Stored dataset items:
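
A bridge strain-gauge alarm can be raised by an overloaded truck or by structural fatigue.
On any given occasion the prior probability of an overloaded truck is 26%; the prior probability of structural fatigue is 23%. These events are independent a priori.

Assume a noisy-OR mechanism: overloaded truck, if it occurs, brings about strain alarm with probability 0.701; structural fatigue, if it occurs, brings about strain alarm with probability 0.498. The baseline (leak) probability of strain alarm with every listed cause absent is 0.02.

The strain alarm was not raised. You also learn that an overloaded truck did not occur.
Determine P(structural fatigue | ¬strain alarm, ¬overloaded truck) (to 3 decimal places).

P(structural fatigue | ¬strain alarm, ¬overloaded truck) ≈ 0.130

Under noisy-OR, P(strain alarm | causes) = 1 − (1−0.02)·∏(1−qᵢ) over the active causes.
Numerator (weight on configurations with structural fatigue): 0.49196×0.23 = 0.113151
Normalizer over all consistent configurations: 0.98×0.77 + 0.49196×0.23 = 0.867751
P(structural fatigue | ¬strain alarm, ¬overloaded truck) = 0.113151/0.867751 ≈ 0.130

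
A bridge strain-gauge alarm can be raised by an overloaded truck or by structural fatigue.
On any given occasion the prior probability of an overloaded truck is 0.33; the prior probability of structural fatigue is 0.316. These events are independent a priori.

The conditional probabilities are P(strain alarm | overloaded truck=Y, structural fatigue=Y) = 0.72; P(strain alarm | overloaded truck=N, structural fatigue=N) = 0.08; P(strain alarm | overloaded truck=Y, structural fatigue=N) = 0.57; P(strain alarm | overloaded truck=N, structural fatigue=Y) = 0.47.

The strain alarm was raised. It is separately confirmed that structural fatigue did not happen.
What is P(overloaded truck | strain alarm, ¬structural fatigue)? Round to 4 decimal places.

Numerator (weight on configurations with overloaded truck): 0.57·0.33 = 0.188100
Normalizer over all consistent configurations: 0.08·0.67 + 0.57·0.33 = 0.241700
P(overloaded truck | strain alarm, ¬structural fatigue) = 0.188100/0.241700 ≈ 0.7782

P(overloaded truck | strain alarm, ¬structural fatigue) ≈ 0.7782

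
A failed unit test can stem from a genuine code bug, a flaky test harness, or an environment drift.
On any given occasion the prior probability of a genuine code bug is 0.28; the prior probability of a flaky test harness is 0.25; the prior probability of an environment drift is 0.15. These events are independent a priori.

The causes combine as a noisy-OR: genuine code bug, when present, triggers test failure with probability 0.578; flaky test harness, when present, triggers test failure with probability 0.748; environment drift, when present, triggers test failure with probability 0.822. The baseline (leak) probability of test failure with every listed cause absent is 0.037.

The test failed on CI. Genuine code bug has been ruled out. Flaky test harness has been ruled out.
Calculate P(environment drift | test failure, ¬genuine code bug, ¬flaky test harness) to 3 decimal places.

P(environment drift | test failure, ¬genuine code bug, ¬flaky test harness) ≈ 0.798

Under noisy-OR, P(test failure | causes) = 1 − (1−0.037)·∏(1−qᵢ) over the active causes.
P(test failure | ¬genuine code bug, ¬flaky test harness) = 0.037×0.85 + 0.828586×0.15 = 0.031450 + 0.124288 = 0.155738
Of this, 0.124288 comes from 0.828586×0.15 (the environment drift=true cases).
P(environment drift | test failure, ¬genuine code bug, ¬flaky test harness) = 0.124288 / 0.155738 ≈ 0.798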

==

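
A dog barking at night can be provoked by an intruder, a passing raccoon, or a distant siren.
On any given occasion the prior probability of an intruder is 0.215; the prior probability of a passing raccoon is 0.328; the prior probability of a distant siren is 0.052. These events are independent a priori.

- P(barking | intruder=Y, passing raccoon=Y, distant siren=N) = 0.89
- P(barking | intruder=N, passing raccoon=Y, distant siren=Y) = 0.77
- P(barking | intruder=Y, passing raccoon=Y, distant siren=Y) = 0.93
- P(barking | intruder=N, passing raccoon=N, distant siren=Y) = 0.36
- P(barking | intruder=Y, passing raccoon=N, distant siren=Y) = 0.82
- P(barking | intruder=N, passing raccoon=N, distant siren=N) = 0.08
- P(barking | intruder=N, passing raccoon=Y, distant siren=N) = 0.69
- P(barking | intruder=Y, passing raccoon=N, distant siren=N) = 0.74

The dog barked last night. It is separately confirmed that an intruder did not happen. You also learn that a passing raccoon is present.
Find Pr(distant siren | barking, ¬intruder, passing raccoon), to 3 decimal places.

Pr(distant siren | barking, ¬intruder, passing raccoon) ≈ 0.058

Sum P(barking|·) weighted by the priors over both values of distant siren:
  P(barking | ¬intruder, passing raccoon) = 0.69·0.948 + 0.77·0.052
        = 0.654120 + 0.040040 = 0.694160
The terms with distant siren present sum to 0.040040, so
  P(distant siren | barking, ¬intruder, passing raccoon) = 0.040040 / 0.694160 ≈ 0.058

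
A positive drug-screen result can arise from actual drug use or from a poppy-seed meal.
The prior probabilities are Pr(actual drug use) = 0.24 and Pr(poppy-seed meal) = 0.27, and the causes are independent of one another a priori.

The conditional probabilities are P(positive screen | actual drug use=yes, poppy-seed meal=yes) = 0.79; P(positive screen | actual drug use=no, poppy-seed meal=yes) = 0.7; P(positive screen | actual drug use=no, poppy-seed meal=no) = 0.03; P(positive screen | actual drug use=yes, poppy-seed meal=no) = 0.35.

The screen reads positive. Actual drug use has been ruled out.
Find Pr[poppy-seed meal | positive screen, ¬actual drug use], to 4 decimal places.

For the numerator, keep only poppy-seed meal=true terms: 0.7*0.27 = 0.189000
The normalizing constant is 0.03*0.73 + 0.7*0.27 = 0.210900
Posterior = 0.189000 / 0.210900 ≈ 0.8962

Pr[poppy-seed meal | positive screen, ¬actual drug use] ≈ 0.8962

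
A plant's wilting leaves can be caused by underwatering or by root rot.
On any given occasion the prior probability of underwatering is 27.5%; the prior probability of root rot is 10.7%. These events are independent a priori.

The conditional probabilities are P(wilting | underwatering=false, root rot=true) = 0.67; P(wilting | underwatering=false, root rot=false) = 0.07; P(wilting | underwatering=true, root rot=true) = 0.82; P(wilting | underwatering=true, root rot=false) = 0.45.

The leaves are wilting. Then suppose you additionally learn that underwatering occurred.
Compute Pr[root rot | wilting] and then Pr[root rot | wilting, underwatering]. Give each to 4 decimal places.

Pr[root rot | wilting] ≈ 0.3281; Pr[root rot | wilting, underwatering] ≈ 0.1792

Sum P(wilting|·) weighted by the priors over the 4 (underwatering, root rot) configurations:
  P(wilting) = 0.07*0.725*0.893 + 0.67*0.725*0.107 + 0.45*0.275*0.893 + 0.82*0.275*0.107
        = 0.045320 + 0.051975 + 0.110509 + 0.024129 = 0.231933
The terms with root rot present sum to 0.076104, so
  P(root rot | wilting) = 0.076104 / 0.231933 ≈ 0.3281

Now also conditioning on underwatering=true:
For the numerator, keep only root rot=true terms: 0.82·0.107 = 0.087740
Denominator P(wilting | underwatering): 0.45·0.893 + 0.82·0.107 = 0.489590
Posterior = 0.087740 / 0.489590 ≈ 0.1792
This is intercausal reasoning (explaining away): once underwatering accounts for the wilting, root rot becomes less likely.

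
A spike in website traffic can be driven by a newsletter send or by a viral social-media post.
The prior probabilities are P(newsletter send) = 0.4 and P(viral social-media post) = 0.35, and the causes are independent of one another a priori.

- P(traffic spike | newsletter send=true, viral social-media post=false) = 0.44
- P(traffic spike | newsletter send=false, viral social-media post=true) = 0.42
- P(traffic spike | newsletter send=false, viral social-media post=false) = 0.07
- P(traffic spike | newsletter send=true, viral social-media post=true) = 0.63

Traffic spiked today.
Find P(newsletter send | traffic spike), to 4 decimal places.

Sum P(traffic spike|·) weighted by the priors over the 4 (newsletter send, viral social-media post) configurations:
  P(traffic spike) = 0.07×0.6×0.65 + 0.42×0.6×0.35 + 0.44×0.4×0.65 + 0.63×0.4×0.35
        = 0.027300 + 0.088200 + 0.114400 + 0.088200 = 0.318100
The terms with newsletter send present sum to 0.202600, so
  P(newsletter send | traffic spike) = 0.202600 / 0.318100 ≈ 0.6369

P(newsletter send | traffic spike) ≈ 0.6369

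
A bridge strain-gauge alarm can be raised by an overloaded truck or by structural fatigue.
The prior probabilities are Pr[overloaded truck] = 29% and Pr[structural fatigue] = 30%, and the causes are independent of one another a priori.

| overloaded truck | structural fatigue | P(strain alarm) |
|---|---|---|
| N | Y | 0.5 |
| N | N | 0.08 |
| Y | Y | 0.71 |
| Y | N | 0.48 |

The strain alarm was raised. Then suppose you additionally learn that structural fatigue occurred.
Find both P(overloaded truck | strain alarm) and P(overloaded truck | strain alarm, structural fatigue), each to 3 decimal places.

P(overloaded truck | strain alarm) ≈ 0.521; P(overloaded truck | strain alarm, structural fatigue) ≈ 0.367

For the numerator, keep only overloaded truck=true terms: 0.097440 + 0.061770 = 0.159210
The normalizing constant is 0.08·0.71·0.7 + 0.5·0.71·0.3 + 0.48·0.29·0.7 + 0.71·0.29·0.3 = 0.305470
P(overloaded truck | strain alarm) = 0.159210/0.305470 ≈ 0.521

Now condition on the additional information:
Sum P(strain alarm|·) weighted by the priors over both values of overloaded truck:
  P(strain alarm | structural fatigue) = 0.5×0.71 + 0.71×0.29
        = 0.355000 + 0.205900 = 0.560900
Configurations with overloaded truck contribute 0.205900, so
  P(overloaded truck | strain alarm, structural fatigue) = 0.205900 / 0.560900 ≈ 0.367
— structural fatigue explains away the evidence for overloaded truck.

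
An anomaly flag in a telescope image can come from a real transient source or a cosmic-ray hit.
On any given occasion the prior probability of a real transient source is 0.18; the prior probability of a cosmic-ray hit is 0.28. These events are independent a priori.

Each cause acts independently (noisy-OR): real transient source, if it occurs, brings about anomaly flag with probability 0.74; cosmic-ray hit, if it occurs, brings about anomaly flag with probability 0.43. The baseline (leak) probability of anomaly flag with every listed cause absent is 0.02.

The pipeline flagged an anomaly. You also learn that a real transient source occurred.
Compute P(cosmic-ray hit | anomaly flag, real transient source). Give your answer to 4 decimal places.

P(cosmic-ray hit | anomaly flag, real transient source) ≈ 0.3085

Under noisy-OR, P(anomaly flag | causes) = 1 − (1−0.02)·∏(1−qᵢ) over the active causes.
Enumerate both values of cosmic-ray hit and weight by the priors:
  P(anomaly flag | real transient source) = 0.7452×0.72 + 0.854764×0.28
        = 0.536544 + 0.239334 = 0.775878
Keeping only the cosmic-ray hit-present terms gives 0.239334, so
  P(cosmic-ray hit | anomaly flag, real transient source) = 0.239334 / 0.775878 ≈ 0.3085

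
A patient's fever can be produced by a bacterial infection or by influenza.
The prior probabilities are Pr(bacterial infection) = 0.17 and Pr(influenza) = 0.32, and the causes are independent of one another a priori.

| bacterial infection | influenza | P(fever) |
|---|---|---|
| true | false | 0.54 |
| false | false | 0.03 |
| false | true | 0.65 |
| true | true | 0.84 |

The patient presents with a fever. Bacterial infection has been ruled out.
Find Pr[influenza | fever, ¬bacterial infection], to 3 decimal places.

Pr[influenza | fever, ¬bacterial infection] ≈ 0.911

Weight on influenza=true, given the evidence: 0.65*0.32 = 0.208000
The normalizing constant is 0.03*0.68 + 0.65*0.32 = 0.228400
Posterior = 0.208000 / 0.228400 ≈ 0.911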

* * *

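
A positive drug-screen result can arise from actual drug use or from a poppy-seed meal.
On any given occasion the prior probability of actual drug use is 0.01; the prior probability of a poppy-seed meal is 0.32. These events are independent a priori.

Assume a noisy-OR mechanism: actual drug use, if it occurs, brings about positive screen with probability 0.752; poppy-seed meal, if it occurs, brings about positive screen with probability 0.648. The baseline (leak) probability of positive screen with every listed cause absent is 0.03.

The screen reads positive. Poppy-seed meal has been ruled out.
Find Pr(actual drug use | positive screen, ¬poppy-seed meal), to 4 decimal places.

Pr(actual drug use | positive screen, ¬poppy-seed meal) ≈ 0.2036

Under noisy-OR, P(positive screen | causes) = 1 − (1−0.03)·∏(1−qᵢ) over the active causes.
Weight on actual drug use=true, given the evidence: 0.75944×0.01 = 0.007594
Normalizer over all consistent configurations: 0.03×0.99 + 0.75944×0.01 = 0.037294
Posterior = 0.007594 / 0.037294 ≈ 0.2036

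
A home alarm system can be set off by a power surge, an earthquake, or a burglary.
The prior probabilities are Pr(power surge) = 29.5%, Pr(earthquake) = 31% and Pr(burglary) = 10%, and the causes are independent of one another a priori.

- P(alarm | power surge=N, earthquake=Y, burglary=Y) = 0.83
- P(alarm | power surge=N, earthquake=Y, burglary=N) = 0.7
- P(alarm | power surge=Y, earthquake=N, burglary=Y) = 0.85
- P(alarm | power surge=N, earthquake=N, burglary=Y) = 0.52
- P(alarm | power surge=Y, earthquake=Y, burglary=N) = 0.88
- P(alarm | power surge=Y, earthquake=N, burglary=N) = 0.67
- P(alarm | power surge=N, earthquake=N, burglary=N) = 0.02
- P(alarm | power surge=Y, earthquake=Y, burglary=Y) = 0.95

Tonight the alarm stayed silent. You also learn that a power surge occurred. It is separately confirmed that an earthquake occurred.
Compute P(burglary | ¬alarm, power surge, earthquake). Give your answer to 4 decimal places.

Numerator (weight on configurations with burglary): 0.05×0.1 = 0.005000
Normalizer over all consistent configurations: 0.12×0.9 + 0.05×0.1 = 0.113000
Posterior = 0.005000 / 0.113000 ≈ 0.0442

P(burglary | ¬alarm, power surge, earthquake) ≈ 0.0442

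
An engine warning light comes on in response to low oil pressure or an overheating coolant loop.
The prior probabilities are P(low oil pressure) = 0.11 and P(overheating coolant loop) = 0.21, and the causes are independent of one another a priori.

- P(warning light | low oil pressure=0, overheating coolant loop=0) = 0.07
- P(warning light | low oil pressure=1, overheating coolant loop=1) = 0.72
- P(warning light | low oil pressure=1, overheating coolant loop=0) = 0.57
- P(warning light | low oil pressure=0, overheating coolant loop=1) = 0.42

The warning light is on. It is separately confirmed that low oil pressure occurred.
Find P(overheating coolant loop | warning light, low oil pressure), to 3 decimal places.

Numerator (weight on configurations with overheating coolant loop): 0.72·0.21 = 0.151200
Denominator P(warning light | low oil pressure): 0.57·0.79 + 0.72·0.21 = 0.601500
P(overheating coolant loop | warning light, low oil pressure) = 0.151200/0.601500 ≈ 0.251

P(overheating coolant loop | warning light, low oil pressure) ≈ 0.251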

Task directions: A single number is the answer: how many lines in the records above contain the word "happen".

Exercise solution: 2